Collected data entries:
---+---

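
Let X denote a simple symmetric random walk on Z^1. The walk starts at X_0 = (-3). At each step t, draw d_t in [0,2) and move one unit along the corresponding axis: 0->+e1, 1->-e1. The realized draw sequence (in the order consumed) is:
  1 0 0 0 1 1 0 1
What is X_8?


t=0: X=(-3), d=1 → -e1, X_1=(-4)
t=1: X=(-4), d=0 → +e1, X_2=(-3)
t=2: X=(-3), d=0 → +e1, X_3=(-2)
t=3: X=(-2), d=0 → +e1, X_4=(-1)
t=4: X=(-1), d=1 → -e1, X_5=(-2)
t=5: X=(-2), d=1 → -e1, X_6=(-3)
t=6: X=(-3), d=0 → +e1, X_7=(-2)
t=7: X=(-2), d=1 → -e1, X_8=(-3)

(-3)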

---+---

▶ Task item: Each of the lines above must appear again, unchanged.

▶ Exercise answer:
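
Let X denote a simple symmetric random walk on Z^1. The walk starts at X_0 = (-3). At each step t, draw d_t in [0,2) and move one unit along the corresponding axis: 0->+e1, 1->-e1. The realized draw sequence (in the order consumed) is:
  1 0 0 0 1 1 0 1
What is X_8?


t=0: X=(-3), d=1 → -e1, X_1=(-4)
t=1: X=(-4), d=0 → +e1, X_2=(-3)
t=2: X=(-3), d=0 → +e1, X_3=(-2)
t=3: X=(-2), d=0 → +e1, X_4=(-1)
t=4: X=(-1), d=1 → -e1, X_5=(-2)
t=5: X=(-2), d=1 → -e1, X_6=(-3)
t=6: X=(-3), d=0 → +e1, X_7=(-2)
t=7: X=(-2), d=1 → -e1, X_8=(-3)

(-3)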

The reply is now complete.